**RECORD EXTRACTS**
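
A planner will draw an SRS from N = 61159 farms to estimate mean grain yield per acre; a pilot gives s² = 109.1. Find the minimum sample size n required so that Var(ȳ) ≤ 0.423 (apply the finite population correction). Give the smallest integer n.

Without fpc, n₀ = s²/D = 109.1/0.423 = 257.9196.
With fpc, (1 − n/N)·s²/n ≤ D requires n ≥ n₀/(1 + n₀/N) = 257.9196/(1 + 257.9196/61159) = 256.8365.
Rounding up, n = 257.

257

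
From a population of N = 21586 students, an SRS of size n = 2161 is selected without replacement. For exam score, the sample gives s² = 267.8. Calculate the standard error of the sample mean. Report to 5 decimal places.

Under SRS without replacement, Var(ȳ) = (1 − f)·s²/n with f = n/N = 2161/21586 = 0.10011118.
Var(ȳ) = (1 − 0.10011118)·267.8/2161 = 0.89988882·0.12392411 = 0.11151792.
SE(ȳ) = √(0.11151792) = 0.33394.

0.33394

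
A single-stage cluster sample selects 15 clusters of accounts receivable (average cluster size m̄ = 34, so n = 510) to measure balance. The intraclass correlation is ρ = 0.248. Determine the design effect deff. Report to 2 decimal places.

9.18

deff = 1 + (34 − 1)·0.248 = 1 + 8.184 = 9.184.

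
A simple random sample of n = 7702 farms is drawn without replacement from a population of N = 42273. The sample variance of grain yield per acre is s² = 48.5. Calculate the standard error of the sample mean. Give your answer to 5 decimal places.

Under SRS without replacement, Var(ȳ) = (1 − f)·s²/n with f = n/N = 7702/42273 = 0.18219667.
Var(ȳ) = (1 − 0.18219667)·48.5/7702 = 0.81780333·0.0062970657 = 0.0051497613.
SE(ȳ) = √(0.0051497613) = 0.07176.

0.07176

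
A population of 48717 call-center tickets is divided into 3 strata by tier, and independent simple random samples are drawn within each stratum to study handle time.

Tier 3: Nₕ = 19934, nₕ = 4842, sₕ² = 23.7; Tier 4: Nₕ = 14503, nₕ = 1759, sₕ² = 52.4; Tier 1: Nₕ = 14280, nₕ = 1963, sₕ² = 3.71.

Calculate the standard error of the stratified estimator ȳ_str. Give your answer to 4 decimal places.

Var(ȳ_str) = Σₕ Wₕ²(1 − fₕ)sₕ²/nₕ with Wₕ = Nₕ/N, N = 48717.
Tier 3: Wₕ = 0.40917955; term = 0.40917955²·(1 − 0.24290158)·23.7/4842 = 6.2044564 × 10^-4.
Tier 4: Wₕ = 0.29769896; term = 0.29769896²·(1 − 0.12128525)·52.4/1759 = 0.0023198932.
Tier 1: Wₕ = 0.29312150; term = 0.29312150²·(1 − 0.13746499)·3.71/1963 = 1.4006373 × 10^-4.
Sum = 0.0030804026.
SE = √(0.0030804026) = 0.0555.

0.0555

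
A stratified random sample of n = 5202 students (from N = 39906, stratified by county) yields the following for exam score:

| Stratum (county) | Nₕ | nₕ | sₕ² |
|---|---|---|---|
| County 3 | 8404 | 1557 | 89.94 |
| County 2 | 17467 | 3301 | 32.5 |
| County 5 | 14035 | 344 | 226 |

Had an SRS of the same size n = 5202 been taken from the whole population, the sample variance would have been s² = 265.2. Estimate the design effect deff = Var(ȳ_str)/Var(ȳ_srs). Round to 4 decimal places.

1.8696

Var(ȳ_str) = Σ Wₕ²(1−fₕ)sₕ²/nₕ with Wₕ = Nₕ/39906:
  County 3: (8404/39906)²·(1−1557/8404)·89.94/1557 = 0.0020872489
  County 2: (17467/39906)²·(1−3301/17467)·32.5/3301 = 0.001529773
  County 5: (14035/39906)²·(1−344/14035)·226/344 = 0.07927225
  → Var(ȳ_str) = 0.082889272.
Var(ȳ_srs) = (1 − 5202/39906)·265.2/5202 = 0.044334775.
deff = 0.082889272 / 0.044334775 = 1.8696.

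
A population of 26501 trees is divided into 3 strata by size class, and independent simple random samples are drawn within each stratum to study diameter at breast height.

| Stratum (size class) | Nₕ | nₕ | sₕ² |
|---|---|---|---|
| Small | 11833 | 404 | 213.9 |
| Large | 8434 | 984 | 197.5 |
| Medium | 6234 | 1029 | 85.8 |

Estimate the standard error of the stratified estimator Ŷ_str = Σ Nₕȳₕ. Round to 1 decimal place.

Var(Ŷ_str) = Σₕ Nₕ²(1 − fₕ)sₕ²/nₕ.
Small: 11833²·(1 − 404/11833)·213.9/404 = 7.1603214 × 10^7.
Large: 8434²·(1 − 984/8434)·197.5/984 = 1.2611358 × 10^7.
Medium: 6234²·(1 − 1029/6234)·85.8/1029 = 2.7055742 × 10^6.
Sum = 8.6920146 × 10^7.
SE = √(8.6920146 × 10^7) = 9323.1.

9323.1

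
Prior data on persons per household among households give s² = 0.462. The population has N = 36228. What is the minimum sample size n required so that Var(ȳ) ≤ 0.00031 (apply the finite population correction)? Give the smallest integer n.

Without fpc, n₀ = s²/D = 0.462/0.00031 = 1490.3226.
With fpc, (1 − n/N)·s²/n ≤ D requires n ≥ n₀/(1 + n₀/N) = 1490.3226/(1 + 1490.3226/36228) = 1431.4371.
Rounding up, n = 1432.

1432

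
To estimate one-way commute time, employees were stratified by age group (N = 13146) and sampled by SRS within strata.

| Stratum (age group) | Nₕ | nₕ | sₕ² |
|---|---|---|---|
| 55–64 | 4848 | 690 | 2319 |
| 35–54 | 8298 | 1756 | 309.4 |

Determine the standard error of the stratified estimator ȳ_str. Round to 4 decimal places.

Var(ȳ_str) = Σₕ Wₕ²(1 − fₕ)sₕ²/nₕ with Wₕ = Nₕ/N, N = 13146.
55–64: Wₕ = 0.36878138; term = 0.36878138²·(1 − 0.14232673)·2319/690 = 0.39202296.
35–54: Wₕ = 0.63121862; term = 0.63121862²·(1 − 0.21161726)·309.4/1756 = 0.055346799.
Sum = 0.44736976.
SE = √(0.44736976) = 0.6689.

0.6689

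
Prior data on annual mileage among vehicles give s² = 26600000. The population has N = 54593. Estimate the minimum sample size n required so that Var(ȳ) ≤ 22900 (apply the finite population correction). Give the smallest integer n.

Without fpc, n₀ = s²/D = 26600000/22900 = 1161.5721.
With fpc, (1 − n/N)·s²/n ≤ D requires n ≥ n₀/(1 + n₀/N) = 1161.5721/(1 + 1161.5721/54593) = 1137.3723.
Rounding up, n = 1138.

1138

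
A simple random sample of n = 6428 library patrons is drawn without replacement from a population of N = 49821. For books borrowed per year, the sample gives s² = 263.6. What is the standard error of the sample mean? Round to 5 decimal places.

Under SRS without replacement, Var(ȳ) = (1 − f)·s²/n with f = n/N = 6428/49821 = 0.12902190.
Var(ȳ) = (1 − 0.12902190)·263.6/6428 = 0.87097810·0.04100809 = 0.035717148.
SE(ȳ) = √(0.035717148) = 0.18899.

0.18899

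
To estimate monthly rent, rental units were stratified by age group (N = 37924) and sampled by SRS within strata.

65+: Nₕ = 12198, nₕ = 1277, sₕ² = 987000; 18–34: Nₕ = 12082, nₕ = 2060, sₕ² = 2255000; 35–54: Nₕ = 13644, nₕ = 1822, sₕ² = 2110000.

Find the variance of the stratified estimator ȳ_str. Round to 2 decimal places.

Var(ȳ_str) = Σₕ Wₕ²(1 − fₕ)sₕ²/nₕ with Wₕ = Nₕ/N, N = 37924.
65+: Wₕ = 0.32164329; term = 0.32164329²·(1 − 0.10468929)·987000/1277 = 71.589448.
18–34: Wₕ = 0.31858454; term = 0.31858454²·(1 − 0.17050157)·2255000/2060 = 92.160385.
35–54: Wₕ = 0.35977218; term = 0.35977218²·(1 − 0.13353855)·2110000/1822 = 129.87886.
Sum = 293.62869.

293.63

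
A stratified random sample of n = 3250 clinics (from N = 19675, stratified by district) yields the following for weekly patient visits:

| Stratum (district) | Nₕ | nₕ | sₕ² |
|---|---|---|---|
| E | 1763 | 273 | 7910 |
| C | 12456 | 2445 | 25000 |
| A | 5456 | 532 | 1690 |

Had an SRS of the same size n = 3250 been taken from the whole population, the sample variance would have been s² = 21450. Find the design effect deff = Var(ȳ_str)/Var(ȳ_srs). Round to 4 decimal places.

Var(ȳ_str) = Σ Wₕ²(1−fₕ)sₕ²/nₕ with Wₕ = Nₕ/19675:
  E: (1763/19675)²·(1−273/1763)·7910/273 = 0.19661785
  C: (12456/19675)²·(1−2445/12456)·25000/2445 = 3.2937279
  A: (5456/19675)²·(1−532/5456)·1690/532 = 0.22046416
  → Var(ȳ_str) = 3.7108099.
Var(ȳ_srs) = (1 − 3250/19675)·21450/3250 = 5.509784.
deff = 3.7108099 / 5.509784 = 0.6735.

0.6735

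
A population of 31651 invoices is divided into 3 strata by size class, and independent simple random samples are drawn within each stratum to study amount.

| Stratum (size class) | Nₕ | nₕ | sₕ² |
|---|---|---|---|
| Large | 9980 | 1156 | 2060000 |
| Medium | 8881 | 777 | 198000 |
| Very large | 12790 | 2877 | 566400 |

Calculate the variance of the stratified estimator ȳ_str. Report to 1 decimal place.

Var(ȳ_str) = Σₕ Wₕ²(1 − fₕ)sₕ²/nₕ with Wₕ = Nₕ/N, N = 31651.
Large: Wₕ = 0.31531389; term = 0.31531389²·(1 − 0.11583166)·2060000/1156 = 156.65006.
Medium: Wₕ = 0.28059145; term = 0.28059145²·(1 − 0.08749015)·198000/777 = 18.307566.
Very large: Wₕ = 0.40409466; term = 0.40409466²·(1 − 0.22494136)·566400/2877 = 24.916335.
Sum = 199.87396.

199.9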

**EXERCISE AIM**
I'd like every line with the string "following" copied from the listing.

**RESULT FOR THIS TASK**
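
A stratified random sample of n = 5202 students (from N = 39906, stratified by county) yields the following for exam score:
A stratified random sample of n = 3250 clinics (from N = 19675, stratified by district) yields the following for weekly patient visits: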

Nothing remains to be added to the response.